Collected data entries
▬▬▬▬▬▬
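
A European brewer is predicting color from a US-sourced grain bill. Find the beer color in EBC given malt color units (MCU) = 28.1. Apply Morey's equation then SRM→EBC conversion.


SRM = 1.4922·MCU^0.6859;  EBC = SRM·1.97
SRM = 1.4922·28.1^0.6859 = 14.7060
EBC = 14.7060·1.97

28.9708 EBC


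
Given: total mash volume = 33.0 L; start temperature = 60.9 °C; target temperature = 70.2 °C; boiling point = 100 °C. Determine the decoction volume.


V_dec = V_total·(T_target − T_start)/(T_boil − T_start)
V_dec = 33.0·(70.2 − 60.9)/(100 − 60.9)

7.8491 L


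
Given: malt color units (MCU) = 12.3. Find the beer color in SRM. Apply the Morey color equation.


SRM = 1.4922 · MCU^0.6859
SRM = 1.4922 · 12.3^0.6859

8.3444 SRM


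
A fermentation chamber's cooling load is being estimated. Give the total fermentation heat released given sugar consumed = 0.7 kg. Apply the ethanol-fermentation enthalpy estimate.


Q = m_sugar · 590 kJ/kg
Q = 0.7 · 590

413.0000 kJ


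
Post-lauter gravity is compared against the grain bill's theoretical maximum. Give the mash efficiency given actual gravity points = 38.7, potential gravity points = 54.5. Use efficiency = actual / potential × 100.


efficiency = 38.7 / 54.5 × 100

71.0092 %


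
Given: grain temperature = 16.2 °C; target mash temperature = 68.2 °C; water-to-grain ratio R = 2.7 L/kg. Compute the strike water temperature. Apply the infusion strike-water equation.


T_strike = (0.41/R)·(T_mash − T_grain) + T_mash
T_strike = (0.41/2.7)·(68.2 − 16.2) + 68.2

76.0963 °C


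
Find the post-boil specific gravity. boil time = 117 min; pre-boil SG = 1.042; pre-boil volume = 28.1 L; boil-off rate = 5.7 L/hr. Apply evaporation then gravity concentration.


V_post = V_pre − rate·(t/60);  SG_post = 1 + (SG_pre−1)·V_pre/V_post
V_post = 28.1 − 5.7·(117/60) = 16.9850
SG_post = 1 + (1.042 − 1)·28.1/16.9850

1.0695


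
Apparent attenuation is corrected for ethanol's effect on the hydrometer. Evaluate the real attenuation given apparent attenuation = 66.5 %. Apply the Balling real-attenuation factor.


RA = AA · 0.8192
RA = 66.5 · 0.8192

54.4768 %


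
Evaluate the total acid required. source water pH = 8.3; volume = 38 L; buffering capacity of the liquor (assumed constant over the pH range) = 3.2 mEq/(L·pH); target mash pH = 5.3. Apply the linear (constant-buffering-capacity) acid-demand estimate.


acid = buffering capacity · (pH_source − pH_target) · V
acid = 3.2 · (8.3 − 5.3) · 38

364.8000 mEq


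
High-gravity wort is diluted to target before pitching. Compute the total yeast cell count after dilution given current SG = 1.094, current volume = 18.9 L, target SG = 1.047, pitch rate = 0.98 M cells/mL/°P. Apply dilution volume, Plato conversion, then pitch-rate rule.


V_w = V·((SG_c−1)/(SG_t−1)−1);  °P = 259 − 259/SG_t;  cells = rate·(V+V_w)·°P
V_w = 18.9·((1.094−1)/(1.047−1)−1) = 18.9000
V_final = 18.9 + 18.9000 = 37.8000
°P = 259 − 259/1.047 = 11.6266
cells = 0.98·37.8000·11.6266

430.6940 billion cells


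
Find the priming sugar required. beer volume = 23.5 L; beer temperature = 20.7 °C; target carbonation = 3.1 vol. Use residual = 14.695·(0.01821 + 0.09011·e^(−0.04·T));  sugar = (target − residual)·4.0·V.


residual = 14.695·(0.01821 + 0.09011·e^(−0.04·20.7)) = 0.8462
sugar = (3.1 − 0.8462)·4.0·23.5

211.8615 g


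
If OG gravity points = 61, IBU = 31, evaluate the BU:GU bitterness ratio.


BU:GU = IBU / OG_points
BU:GU = 31 / 61

0.5082


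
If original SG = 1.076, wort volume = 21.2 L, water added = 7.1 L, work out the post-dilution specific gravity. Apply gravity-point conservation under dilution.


SG_new = 1 + (SG_old − 1)·V_old/(V_old + V_water)
pts = (1.076 − 1)·1000·21.2/(21.2 + 7.1) = 56.9329
SG_new = 1 + 56.9329/1000

1.0569


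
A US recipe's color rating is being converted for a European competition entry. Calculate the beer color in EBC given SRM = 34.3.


EBC = SRM · 1.97
EBC = 34.3 · 1.97

67.5710 EBC


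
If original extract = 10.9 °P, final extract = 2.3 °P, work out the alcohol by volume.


SG = 259/(259 − P);  ABV = (OG − FG)·131.25
OG = 259/(259 − 10.9) = 1.0439
FG = 259/(259 − 2.3) = 1.0090
ABV = (1.0439 − 1.0090)·131.25

4.5903 % ABV


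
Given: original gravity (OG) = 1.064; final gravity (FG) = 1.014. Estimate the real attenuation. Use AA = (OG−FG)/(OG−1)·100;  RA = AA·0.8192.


AA = (1.064 − 1.014)/(1.064 − 1)·100 = 78.1250
RA = 78.1250·0.8192

64.0000 %


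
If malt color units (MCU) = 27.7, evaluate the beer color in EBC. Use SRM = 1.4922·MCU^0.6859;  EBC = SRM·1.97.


SRM = 1.4922·27.7^0.6859 = 14.5621
EBC = 14.5621·1.97

28.6873 EBC


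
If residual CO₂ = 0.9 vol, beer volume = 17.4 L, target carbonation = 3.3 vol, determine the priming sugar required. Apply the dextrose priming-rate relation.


sugar = (target − residual)·4.0·V
sugar = (3.3 − 0.9)·4.0·17.4

167.0400 g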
▬▬▬▬▬▬
Your task → Exactly as given, repeat every record above.

Result of this task →
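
A European brewer is predicting color from a US-sourced grain bill. Find the beer color in EBC given malt color units (MCU) = 28.1. Apply Morey's equation then SRM→EBC conversion.


SRM = 1.4922·MCU^0.6859;  EBC = SRM·1.97
SRM = 1.4922·28.1^0.6859 = 14.7060
EBC = 14.7060·1.97

28.9708 EBC


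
Given: total mash volume = 33.0 L; start temperature = 60.9 °C; target temperature = 70.2 °C; boiling point = 100 °C. Determine the decoction volume.


V_dec = V_total·(T_target − T_start)/(T_boil − T_start)
V_dec = 33.0·(70.2 − 60.9)/(100 − 60.9)

7.8491 L


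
Given: malt color units (MCU) = 12.3. Find the beer color in SRM. Apply the Morey color equation.


SRM = 1.4922 · MCU^0.6859
SRM = 1.4922 · 12.3^0.6859

8.3444 SRM


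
A fermentation chamber's cooling load is being estimated. Give the total fermentation heat released given sugar consumed = 0.7 kg. Apply the ethanol-fermentation enthalpy estimate.


Q = m_sugar · 590 kJ/kg
Q = 0.7 · 590

413.0000 kJ


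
Post-lauter gravity is compared against the grain bill's theoretical maximum. Give the mash efficiency given actual gravity points = 38.7, potential gravity points = 54.5. Use efficiency = actual / potential × 100.


efficiency = 38.7 / 54.5 × 100

71.0092 %


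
Given: grain temperature = 16.2 °C; target mash temperature = 68.2 °C; water-to-grain ratio R = 2.7 L/kg. Compute the strike water temperature. Apply the infusion strike-water equation.


T_strike = (0.41/R)·(T_mash − T_grain) + T_mash
T_strike = (0.41/2.7)·(68.2 − 16.2) + 68.2

76.0963 °C


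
Find the post-boil specific gravity. boil time = 117 min; pre-boil SG = 1.042; pre-boil volume = 28.1 L; boil-off rate = 5.7 L/hr. Apply evaporation then gravity concentration.


V_post = V_pre − rate·(t/60);  SG_post = 1 + (SG_pre−1)·V_pre/V_post
V_post = 28.1 − 5.7·(117/60) = 16.9850
SG_post = 1 + (1.042 − 1)·28.1/16.9850

1.0695


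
Apparent attenuation is corrected for ethanol's effect on the hydrometer. Evaluate the real attenuation given apparent attenuation = 66.5 %. Apply the Balling real-attenuation factor.


RA = AA · 0.8192
RA = 66.5 · 0.8192

54.4768 %


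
Evaluate the total acid required. source water pH = 8.3; volume = 38 L; buffering capacity of the liquor (assumed constant over the pH range) = 3.2 mEq/(L·pH); target mash pH = 5.3. Apply the linear (constant-buffering-capacity) acid-demand estimate.


acid = buffering capacity · (pH_source − pH_target) · V
acid = 3.2 · (8.3 − 5.3) · 38

364.8000 mEq


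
High-gravity wort is diluted to target before pitching. Compute the total yeast cell count after dilution given current SG = 1.094, current volume = 18.9 L, target SG = 1.047, pitch rate = 0.98 M cells/mL/°P. Apply dilution volume, Plato conversion, then pitch-rate rule.


V_w = V·((SG_c−1)/(SG_t−1)−1);  °P = 259 − 259/SG_t;  cells = rate·(V+V_w)·°P
V_w = 18.9·((1.094−1)/(1.047−1)−1) = 18.9000
V_final = 18.9 + 18.9000 = 37.8000
°P = 259 − 259/1.047 = 11.6266
cells = 0.98·37.8000·11.6266

430.6940 billion cells


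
Find the priming sugar required. beer volume = 23.5 L; beer temperature = 20.7 °C; target carbonation = 3.1 vol. Use residual = 14.695·(0.01821 + 0.09011·e^(−0.04·T));  sugar = (target − residual)·4.0·V.


residual = 14.695·(0.01821 + 0.09011·e^(−0.04·20.7)) = 0.8462
sugar = (3.1 − 0.8462)·4.0·23.5

211.8615 g


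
If OG gravity points = 61, IBU = 31, evaluate the BU:GU bitterness ratio.


BU:GU = IBU / OG_points
BU:GU = 31 / 61

0.5082


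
If original SG = 1.076, wort volume = 21.2 L, water added = 7.1 L, work out the post-dilution specific gravity. Apply gravity-point conservation under dilution.


SG_new = 1 + (SG_old − 1)·V_old/(V_old + V_water)
pts = (1.076 − 1)·1000·21.2/(21.2 + 7.1) = 56.9329
SG_new = 1 + 56.9329/1000

1.0569


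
A US recipe's color rating is being converted for a European competition entry. Calculate the beer color in EBC given SRM = 34.3.


EBC = SRM · 1.97
EBC = 34.3 · 1.97

67.5710 EBC


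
If original extract = 10.9 °P, final extract = 2.3 °P, work out the alcohol by volume.


SG = 259/(259 − P);  ABV = (OG − FG)·131.25
OG = 259/(259 − 10.9) = 1.0439
FG = 259/(259 − 2.3) = 1.0090
ABV = (1.0439 − 1.0090)·131.25

4.5903 % ABV


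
Given: original gravity (OG) = 1.064; final gravity (FG) = 1.014. Estimate the real attenuation. Use AA = (OG−FG)/(OG−1)·100;  RA = AA·0.8192.


AA = (1.064 − 1.014)/(1.064 − 1)·100 = 78.1250
RA = 78.1250·0.8192

64.0000 %


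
If malt color units (MCU) = 27.7, evaluate the beer color in EBC. Use SRM = 1.4922·MCU^0.6859;  EBC = SRM·1.97.


SRM = 1.4922·27.7^0.6859 = 14.5621
EBC = 14.5621·1.97

28.6873 EBC


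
If residual CO₂ = 0.9 vol, beer volume = 17.4 L, target carbonation = 3.3 vol, determine the priming sugar required. Apply the dextrose priming-rate relation.


sugar = (target − residual)·4.0·V
sugar = (3.3 − 0.9)·4.0·17.4

167.0400 g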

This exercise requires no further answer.